++++ Stored data

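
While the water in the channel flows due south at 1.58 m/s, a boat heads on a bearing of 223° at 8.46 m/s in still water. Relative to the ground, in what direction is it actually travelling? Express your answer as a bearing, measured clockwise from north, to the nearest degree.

217°

Taking east as x and north as y: velocity relative to the water = (-5.770, -6.187) m/s; the water relative to ground = (0.000, -1.580) m/s.
Velocity relative to ground = (-5.770, -6.187) + (0.000, -1.580) = (-5.770, -7.767) m/s.
Bearing = atan2(-5.77, -7.77) = 216.61° clockwise from north.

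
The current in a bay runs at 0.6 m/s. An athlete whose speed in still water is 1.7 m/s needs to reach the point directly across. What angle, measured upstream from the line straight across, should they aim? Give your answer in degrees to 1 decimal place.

20.7°

To cancel the current, the upstream component of the athlete's velocity must equal the flow: 1.7 sin θ = 0.6.
sin θ = 0.6 / 1.7 = 0.3529.
θ = arcsin(0.3529) = 20.667°.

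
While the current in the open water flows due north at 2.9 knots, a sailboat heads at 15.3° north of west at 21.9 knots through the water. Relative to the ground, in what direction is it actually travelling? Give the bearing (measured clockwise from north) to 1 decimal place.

Taking east as x and north as y: velocity relative to the water = (-21.124, 5.779) knots; the water relative to ground = (0.000, 2.900) knots.
Velocity relative to ground = (-21.124, 5.779) + (0.000, 2.900) = (-21.124, 8.679) knots.
Bearing = atan2(-21.12, 8.68) = 292.34° clockwise from north.

292.3°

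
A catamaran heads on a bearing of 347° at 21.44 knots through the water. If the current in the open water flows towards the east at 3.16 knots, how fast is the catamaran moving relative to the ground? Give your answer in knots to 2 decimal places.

20.96 knots

Taking east as x and north as y: velocity relative to the water = (-4.823, 20.890) knots; the water relative to ground = (3.160, 0.000) knots.
Velocity relative to ground = (-4.823, 20.890) + (3.160, 0.000) = (-1.663, 20.890) knots.
Speed = |(-1.663, 20.890)| = 20.957 knots.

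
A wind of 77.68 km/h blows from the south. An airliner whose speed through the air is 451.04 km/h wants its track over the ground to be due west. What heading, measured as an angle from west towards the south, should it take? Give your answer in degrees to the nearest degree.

10°

The wind pushes perpendicular to the desired track; the heading must have a component into the wind equal to 77.68 km/h: 451.04 sin θ = 77.68.
sin θ = 0.1722, so θ = 9.917°.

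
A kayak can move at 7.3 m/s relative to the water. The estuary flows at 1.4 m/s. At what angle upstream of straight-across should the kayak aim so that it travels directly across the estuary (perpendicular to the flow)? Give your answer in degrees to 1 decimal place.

11.1°

To cancel the current, the upstream component of the kayak's velocity must equal the flow: 7.3 sin θ = 1.4.
sin θ = 1.4 / 7.3 = 0.1918.
θ = arcsin(0.1918) = 11.057°.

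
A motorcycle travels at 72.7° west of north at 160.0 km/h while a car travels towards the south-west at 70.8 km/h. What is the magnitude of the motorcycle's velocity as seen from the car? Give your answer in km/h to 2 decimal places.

141.71 km/h

Taking east as x and north as y: motorcycle velocity = (-152.762, 47.580) km/h; car velocity = (-50.063, -50.063) km/h.
Velocity of motorcycle relative to car = (-152.762, 47.580) − (-50.063, -50.063) = (-102.699, 97.643) km/h.
Magnitude = |(-102.699, 97.643)| = 141.708 km/h.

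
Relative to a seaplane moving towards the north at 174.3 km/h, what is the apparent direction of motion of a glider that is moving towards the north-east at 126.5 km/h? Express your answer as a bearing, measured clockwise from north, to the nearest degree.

133°

Taking east as x and north as y: glider velocity = (89.449, 89.449) km/h; seaplane velocity = (0.000, 174.300) km/h.
Velocity of glider relative to seaplane = (89.449, 89.449) − (0.000, 174.300) = (89.449, -84.851) km/h.
Bearing = atan2(89.45, -84.85) = 133.49° clockwise from north.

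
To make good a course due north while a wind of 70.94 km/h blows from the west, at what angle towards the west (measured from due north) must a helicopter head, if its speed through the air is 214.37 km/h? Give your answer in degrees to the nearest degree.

The wind pushes perpendicular to the desired track; the heading must have a component into the wind equal to 70.94 km/h: 214.37 sin θ = 70.94.
sin θ = 0.3309, so θ = 19.325°.

19°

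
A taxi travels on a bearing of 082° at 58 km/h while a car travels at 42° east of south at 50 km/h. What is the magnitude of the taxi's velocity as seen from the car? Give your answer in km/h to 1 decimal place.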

++++++++

What the exercise asks: Transcribe all the material exactly.

Worked solution:
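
While the water in the channel flows due south at 1.58 m/s, a boat heads on a bearing of 223° at 8.46 m/s in still water. Relative to the ground, in what direction is it actually travelling? Express your answer as a bearing, measured clockwise from north, to the nearest degree.

217°

Taking east as x and north as y: velocity relative to the water = (-5.770, -6.187) m/s; the water relative to ground = (0.000, -1.580) m/s.
Velocity relative to ground = (-5.770, -6.187) + (0.000, -1.580) = (-5.770, -7.767) m/s.
Bearing = atan2(-5.77, -7.77) = 216.61° clockwise from north.

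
The current in a bay runs at 0.6 m/s. An athlete whose speed in still water is 1.7 m/s needs to reach the point directly across. What angle, measured upstream from the line straight across, should they aim? Give your answer in degrees to 1 decimal place.

20.7°

To cancel the current, the upstream component of the athlete's velocity must equal the flow: 1.7 sin θ = 0.6.
sin θ = 0.6 / 1.7 = 0.3529.
θ = arcsin(0.3529) = 20.667°.

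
While the current in the open water flows due north at 2.9 knots, a sailboat heads at 15.3° north of west at 21.9 knots through the water. Relative to the ground, in what direction is it actually travelling? Give the bearing (measured clockwise from north) to 1 decimal place.

Taking east as x and north as y: velocity relative to the water = (-21.124, 5.779) knots; the water relative to ground = (0.000, 2.900) knots.
Velocity relative to ground = (-21.124, 5.779) + (0.000, 2.900) = (-21.124, 8.679) knots.
Bearing = atan2(-21.12, 8.68) = 292.34° clockwise from north.

292.3°

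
A catamaran heads on a bearing of 347° at 21.44 knots through the water. If the current in the open water flows towards the east at 3.16 knots, how fast is the catamaran moving relative to the ground? Give your answer in knots to 2 decimal places.

20.96 knots

Taking east as x and north as y: velocity relative to the water = (-4.823, 20.890) knots; the water relative to ground = (3.160, 0.000) knots.
Velocity relative to ground = (-4.823, 20.890) + (3.160, 0.000) = (-1.663, 20.890) knots.
Speed = |(-1.663, 20.890)| = 20.957 knots.

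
A wind of 77.68 km/h blows from the south. An airliner whose speed through the air is 451.04 km/h wants its track over the ground to be due west. What heading, measured as an angle from west towards the south, should it take? Give your answer in degrees to the nearest degree.

10°

The wind pushes perpendicular to the desired track; the heading must have a component into the wind equal to 77.68 km/h: 451.04 sin θ = 77.68.
sin θ = 0.1722, so θ = 9.917°.

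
A kayak can move at 7.3 m/s relative to the water. The estuary flows at 1.4 m/s. At what angle upstream of straight-across should the kayak aim so that it travels directly across the estuary (perpendicular to the flow)? Give your answer in degrees to 1 decimal place.

11.1°

To cancel the current, the upstream component of the kayak's velocity must equal the flow: 7.3 sin θ = 1.4.
sin θ = 1.4 / 7.3 = 0.1918.
θ = arcsin(0.1918) = 11.057°.

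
A motorcycle travels at 72.7° west of north at 160.0 km/h while a car travels towards the south-west at 70.8 km/h. What is the magnitude of the motorcycle's velocity as seen from the car? Give your answer in km/h to 2 decimal places.

141.71 km/h

Taking east as x and north as y: motorcycle velocity = (-152.762, 47.580) km/h; car velocity = (-50.063, -50.063) km/h.
Velocity of motorcycle relative to car = (-152.762, 47.580) − (-50.063, -50.063) = (-102.699, 97.643) km/h.
Magnitude = |(-102.699, 97.643)| = 141.708 km/h.

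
Relative to a seaplane moving towards the north at 174.3 km/h, what is the apparent direction of motion of a glider that is moving towards the north-east at 126.5 km/h? Express your answer as a bearing, measured clockwise from north, to the nearest degree.

133°

Taking east as x and north as y: glider velocity = (89.449, 89.449) km/h; seaplane velocity = (0.000, 174.300) km/h.
Velocity of glider relative to seaplane = (89.449, 89.449) − (0.000, 174.300) = (89.449, -84.851) km/h.
Bearing = atan2(89.45, -84.85) = 133.49° clockwise from north.

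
To make good a course due north while a wind of 70.94 km/h blows from the west, at what angle towards the west (measured from due north) must a helicopter head, if its speed through the air is 214.37 km/h? Give your answer in degrees to the nearest degree.

The wind pushes perpendicular to the desired track; the heading must have a component into the wind equal to 70.94 km/h: 214.37 sin θ = 70.94.
sin θ = 0.3309, so θ = 19.325°.

19°

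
A taxi travels on a bearing of 082° at 58 km/h while a car travels at 42° east of south at 50 km/h. What is the magnitude of the taxi's velocity as seen from the car? Give your answer in km/h to 1 decimal place.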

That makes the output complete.